To do: Please return the lines below verbatim, beginning at the one that has "Let Z + 4 = 19. What is (-42 + Z)*47?" and stopping after the one that has "Answer: 13828097544/1774835 ≈ 7791.2", and add no other lines.

Exercise data:
■ ■ ■ ■ ■
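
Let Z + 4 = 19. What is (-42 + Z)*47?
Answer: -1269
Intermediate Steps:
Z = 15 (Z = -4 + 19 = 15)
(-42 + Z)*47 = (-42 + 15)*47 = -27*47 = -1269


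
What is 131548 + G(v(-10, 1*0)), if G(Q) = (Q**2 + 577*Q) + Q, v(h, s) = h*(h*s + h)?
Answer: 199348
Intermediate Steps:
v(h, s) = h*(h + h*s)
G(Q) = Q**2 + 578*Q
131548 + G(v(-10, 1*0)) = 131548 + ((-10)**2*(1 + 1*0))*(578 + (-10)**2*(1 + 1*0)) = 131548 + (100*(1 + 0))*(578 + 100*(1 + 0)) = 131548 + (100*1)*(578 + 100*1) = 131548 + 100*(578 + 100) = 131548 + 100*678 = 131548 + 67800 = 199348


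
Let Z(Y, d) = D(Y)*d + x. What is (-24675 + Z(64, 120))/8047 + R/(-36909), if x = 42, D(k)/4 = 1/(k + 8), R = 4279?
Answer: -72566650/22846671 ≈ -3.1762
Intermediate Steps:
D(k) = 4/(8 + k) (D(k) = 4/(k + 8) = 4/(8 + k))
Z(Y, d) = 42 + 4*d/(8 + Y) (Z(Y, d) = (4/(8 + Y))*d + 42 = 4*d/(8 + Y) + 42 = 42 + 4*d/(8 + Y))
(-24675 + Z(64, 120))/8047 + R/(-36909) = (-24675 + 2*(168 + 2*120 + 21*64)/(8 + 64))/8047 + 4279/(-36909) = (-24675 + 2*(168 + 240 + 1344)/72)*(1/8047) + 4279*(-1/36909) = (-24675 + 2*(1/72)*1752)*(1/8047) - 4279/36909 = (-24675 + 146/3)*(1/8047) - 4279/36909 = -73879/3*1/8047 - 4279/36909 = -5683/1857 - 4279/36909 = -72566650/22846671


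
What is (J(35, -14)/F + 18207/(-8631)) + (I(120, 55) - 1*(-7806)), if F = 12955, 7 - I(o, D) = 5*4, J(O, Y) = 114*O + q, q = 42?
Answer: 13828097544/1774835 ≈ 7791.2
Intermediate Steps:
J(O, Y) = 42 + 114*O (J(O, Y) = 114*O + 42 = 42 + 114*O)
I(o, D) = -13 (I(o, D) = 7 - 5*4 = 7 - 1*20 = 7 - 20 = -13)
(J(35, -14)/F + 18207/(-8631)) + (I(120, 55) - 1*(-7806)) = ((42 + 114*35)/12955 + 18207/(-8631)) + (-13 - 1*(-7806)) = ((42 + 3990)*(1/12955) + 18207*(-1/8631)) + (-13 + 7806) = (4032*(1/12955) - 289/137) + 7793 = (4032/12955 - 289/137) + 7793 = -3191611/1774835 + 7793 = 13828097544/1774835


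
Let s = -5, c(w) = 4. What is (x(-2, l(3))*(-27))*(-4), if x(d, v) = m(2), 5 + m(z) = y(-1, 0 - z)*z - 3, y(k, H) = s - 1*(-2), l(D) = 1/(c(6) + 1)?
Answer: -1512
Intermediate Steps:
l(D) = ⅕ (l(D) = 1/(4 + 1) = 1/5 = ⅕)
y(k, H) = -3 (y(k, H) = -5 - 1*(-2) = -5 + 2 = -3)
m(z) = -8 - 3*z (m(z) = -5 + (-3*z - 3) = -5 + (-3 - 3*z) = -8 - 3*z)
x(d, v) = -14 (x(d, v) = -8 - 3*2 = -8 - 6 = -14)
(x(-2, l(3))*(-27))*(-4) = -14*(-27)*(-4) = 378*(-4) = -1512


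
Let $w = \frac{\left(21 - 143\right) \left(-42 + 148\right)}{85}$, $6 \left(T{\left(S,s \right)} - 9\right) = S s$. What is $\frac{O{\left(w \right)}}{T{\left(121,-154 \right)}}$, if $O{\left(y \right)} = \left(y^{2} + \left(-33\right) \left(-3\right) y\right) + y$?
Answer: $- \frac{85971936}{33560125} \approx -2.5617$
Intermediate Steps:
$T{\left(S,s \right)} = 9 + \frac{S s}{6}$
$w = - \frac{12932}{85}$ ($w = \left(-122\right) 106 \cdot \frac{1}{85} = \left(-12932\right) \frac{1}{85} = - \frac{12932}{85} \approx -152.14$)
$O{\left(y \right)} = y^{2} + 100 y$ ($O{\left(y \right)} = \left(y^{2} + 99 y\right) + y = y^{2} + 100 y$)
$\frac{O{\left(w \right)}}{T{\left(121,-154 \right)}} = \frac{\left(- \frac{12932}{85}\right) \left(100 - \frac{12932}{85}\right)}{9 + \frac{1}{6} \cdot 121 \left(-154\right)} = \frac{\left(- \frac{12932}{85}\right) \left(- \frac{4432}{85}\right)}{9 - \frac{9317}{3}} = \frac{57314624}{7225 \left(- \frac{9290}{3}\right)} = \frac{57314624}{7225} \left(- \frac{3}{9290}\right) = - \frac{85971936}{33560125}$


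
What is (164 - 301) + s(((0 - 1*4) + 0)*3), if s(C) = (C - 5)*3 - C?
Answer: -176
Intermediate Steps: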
■ ■ ■ ■ ■
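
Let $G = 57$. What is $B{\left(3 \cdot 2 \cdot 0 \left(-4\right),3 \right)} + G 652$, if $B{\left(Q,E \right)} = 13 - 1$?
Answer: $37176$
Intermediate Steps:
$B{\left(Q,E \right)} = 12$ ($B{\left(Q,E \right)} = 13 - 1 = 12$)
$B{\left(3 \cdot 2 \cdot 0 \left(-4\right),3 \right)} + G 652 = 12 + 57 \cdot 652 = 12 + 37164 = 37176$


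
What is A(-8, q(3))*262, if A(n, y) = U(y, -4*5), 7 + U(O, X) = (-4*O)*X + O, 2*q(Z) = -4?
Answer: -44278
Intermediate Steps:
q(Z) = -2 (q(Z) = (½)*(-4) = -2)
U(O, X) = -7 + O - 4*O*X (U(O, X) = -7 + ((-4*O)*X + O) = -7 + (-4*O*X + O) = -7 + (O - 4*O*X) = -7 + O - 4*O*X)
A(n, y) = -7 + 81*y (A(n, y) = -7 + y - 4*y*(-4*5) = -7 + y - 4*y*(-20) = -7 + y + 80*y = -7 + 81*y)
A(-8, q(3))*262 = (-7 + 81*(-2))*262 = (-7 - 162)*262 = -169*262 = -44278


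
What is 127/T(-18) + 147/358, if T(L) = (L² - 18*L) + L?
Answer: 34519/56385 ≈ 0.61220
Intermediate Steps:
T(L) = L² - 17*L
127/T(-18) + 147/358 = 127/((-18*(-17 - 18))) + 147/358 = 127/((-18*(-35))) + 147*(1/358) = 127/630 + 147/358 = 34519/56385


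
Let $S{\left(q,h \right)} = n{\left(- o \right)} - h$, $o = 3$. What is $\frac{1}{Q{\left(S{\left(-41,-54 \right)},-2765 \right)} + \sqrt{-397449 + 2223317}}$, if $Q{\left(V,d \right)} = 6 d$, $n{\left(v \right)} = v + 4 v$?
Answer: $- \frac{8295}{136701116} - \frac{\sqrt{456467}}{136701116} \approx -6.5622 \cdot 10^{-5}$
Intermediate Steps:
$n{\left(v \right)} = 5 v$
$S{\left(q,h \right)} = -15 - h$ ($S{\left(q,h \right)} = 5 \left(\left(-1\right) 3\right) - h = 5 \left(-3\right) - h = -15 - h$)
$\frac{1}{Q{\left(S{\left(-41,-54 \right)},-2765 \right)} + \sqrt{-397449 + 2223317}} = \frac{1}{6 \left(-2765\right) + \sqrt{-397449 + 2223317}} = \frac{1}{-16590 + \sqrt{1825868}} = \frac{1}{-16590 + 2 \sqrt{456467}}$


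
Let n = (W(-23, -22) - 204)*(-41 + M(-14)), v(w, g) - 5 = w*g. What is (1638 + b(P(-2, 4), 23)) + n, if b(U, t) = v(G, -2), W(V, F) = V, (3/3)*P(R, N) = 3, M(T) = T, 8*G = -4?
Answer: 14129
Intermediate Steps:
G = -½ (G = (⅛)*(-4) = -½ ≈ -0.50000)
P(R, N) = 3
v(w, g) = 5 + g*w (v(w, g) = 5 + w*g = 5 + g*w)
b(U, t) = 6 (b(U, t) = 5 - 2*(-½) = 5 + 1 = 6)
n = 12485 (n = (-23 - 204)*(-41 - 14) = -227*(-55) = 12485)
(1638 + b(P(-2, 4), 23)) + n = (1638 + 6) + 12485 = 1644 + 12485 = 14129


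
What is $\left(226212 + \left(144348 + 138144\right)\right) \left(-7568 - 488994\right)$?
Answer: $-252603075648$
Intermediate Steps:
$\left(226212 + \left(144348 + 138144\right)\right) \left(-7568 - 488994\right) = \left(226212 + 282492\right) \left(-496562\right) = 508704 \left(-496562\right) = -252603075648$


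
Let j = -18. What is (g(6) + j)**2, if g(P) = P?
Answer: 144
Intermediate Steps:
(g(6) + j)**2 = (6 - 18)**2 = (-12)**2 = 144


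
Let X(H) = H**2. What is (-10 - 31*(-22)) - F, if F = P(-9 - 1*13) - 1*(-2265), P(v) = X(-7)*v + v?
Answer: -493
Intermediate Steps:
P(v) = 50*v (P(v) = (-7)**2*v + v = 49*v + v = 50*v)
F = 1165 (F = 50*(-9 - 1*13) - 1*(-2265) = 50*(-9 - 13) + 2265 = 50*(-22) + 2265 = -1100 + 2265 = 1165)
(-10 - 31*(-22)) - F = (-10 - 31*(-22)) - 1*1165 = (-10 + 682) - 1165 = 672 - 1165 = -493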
■ ■ ■ ■ ■
Output of the exercise:
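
Let Z + 4 = 19. What is (-42 + Z)*47?
Answer: -1269
Intermediate Steps:
Z = 15 (Z = -4 + 19 = 15)
(-42 + Z)*47 = (-42 + 15)*47 = -27*47 = -1269


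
What is 131548 + G(v(-10, 1*0)), if G(Q) = (Q**2 + 577*Q) + Q, v(h, s) = h*(h*s + h)?
Answer: 199348
Intermediate Steps:
v(h, s) = h*(h + h*s)
G(Q) = Q**2 + 578*Q
131548 + G(v(-10, 1*0)) = 131548 + ((-10)**2*(1 + 1*0))*(578 + (-10)**2*(1 + 1*0)) = 131548 + (100*(1 + 0))*(578 + 100*(1 + 0)) = 131548 + (100*1)*(578 + 100*1) = 131548 + 100*(578 + 100) = 131548 + 100*678 = 131548 + 67800 = 199348


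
Let Z(Y, d) = D(Y)*d + x. What is (-24675 + Z(64, 120))/8047 + R/(-36909), if x = 42, D(k)/4 = 1/(k + 8), R = 4279?
Answer: -72566650/22846671 ≈ -3.1762
Intermediate Steps:
D(k) = 4/(8 + k) (D(k) = 4/(k + 8) = 4/(8 + k))
Z(Y, d) = 42 + 4*d/(8 + Y) (Z(Y, d) = (4/(8 + Y))*d + 42 = 4*d/(8 + Y) + 42 = 42 + 4*d/(8 + Y))
(-24675 + Z(64, 120))/8047 + R/(-36909) = (-24675 + 2*(168 + 2*120 + 21*64)/(8 + 64))/8047 + 4279/(-36909) = (-24675 + 2*(168 + 240 + 1344)/72)*(1/8047) + 4279*(-1/36909) = (-24675 + 2*(1/72)*1752)*(1/8047) - 4279/36909 = (-24675 + 146/3)*(1/8047) - 4279/36909 = -73879/3*1/8047 - 4279/36909 = -5683/1857 - 4279/36909 = -72566650/22846671


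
What is (J(35, -14)/F + 18207/(-8631)) + (I(120, 55) - 1*(-7806)), if F = 12955, 7 - I(o, D) = 5*4, J(O, Y) = 114*O + q, q = 42?
Answer: 13828097544/1774835 ≈ 7791.2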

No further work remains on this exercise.